**INSTRUCTIONS TO FOLLOW**
Scan the data for "basis" and copy the lines it appears in.

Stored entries
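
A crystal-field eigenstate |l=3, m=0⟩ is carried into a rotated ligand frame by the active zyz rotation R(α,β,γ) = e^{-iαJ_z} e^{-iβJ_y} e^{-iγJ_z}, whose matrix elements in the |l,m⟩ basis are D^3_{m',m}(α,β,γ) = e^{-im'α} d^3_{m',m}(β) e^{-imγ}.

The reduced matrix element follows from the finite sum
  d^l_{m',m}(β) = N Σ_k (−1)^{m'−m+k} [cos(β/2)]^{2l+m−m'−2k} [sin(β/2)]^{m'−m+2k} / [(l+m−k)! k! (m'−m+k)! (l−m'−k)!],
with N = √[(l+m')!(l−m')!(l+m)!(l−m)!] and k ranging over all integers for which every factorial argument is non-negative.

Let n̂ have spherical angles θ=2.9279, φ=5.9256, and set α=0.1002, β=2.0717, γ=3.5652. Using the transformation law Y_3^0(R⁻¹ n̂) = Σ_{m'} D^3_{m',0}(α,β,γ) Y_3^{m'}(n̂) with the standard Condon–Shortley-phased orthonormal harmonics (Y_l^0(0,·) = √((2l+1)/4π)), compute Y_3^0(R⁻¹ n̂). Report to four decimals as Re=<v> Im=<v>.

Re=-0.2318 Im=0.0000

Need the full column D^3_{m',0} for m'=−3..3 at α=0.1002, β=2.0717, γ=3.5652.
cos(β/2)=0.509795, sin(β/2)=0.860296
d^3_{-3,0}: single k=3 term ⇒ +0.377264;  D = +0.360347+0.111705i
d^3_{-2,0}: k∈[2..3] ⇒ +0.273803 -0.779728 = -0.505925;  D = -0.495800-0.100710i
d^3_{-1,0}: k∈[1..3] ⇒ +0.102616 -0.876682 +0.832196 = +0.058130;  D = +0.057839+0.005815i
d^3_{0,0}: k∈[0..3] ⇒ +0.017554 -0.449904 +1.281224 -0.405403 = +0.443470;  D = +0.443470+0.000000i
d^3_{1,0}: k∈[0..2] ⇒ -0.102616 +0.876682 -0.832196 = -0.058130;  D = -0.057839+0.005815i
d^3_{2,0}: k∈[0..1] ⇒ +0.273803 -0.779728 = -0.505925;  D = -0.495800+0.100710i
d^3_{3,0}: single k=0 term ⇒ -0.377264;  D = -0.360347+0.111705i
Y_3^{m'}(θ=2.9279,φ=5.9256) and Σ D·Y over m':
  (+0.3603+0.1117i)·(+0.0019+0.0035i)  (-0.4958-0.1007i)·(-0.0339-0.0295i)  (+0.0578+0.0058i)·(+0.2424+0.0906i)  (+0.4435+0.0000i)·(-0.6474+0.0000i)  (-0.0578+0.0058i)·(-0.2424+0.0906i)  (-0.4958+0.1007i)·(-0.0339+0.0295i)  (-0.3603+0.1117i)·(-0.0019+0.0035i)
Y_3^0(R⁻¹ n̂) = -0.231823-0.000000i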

...

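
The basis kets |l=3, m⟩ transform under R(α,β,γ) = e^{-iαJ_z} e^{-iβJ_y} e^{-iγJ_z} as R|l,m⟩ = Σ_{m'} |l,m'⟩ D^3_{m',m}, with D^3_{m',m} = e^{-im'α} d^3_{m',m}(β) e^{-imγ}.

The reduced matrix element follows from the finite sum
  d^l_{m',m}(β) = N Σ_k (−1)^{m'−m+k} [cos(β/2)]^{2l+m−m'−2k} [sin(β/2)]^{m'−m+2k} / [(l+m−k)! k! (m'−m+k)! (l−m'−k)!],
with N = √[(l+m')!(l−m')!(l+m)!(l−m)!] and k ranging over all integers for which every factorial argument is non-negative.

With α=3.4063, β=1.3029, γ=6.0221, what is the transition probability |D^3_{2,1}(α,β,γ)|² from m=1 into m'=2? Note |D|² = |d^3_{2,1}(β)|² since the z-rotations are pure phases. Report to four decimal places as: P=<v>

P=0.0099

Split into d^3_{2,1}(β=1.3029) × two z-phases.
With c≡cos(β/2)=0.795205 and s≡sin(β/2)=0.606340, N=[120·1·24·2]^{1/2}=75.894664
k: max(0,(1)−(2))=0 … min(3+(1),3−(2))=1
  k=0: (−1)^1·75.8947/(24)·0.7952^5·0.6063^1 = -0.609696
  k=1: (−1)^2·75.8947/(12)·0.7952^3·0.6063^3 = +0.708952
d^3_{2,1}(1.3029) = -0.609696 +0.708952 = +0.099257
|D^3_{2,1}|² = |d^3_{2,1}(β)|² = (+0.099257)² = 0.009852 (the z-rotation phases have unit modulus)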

==

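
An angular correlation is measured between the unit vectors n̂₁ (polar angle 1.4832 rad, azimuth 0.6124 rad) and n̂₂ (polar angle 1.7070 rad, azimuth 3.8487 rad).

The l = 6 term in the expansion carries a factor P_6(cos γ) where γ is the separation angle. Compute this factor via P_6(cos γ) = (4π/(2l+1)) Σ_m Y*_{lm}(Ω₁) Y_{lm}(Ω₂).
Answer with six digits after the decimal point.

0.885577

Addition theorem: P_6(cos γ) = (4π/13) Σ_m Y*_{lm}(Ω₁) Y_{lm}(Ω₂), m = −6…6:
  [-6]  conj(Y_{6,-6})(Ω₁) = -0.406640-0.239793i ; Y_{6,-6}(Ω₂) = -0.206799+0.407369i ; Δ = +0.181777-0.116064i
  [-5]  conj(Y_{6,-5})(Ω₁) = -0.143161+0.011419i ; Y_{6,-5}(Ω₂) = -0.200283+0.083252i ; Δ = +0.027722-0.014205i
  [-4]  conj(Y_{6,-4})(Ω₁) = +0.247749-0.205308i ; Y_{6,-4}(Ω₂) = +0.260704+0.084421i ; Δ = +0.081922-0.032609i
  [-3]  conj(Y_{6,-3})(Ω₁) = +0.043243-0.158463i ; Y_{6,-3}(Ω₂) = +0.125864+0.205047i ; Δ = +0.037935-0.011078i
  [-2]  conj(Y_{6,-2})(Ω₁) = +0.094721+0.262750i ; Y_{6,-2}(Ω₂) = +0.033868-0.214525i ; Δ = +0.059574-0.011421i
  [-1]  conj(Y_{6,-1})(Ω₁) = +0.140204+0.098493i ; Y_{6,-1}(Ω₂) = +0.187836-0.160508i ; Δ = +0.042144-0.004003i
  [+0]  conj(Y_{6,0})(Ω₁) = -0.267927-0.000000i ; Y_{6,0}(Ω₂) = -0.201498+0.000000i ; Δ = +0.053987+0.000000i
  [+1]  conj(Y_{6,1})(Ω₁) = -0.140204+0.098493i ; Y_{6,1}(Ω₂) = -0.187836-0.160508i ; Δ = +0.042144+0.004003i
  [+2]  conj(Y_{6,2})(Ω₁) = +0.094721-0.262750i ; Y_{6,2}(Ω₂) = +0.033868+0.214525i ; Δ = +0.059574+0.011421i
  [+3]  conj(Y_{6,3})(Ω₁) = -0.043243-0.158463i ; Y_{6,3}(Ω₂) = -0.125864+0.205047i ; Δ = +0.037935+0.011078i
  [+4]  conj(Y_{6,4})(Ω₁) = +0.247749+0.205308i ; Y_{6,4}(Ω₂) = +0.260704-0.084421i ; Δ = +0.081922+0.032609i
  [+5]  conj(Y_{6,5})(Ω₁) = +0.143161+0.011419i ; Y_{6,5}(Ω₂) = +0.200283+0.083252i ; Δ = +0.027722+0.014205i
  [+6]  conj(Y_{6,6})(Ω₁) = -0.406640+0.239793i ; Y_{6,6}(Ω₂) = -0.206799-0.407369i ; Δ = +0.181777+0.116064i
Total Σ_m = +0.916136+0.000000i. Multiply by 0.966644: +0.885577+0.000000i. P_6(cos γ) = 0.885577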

**YOUR SOLUTION**
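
A crystal-field eigenstate |l=3, m=0⟩ is carried into a rotated ligand frame by the active zyz rotation R(α,β,γ) = e^{-iαJ_z} e^{-iβJ_y} e^{-iγJ_z}, whose matrix elements in the |l,m⟩ basis are D^3_{m',m}(α,β,γ) = e^{-im'α} d^3_{m',m}(β) e^{-imγ}.
The basis kets |l=3, m⟩ transform under R(α,β,γ) = e^{-iαJ_z} e^{-iβJ_y} e^{-iγJ_z} as R|l,m⟩ = Σ_{m'} |l,m'⟩ D^3_{m',m}, with D^3_{m',m} = e^{-im'α} d^3_{m',m}(β) e^{-imγ}.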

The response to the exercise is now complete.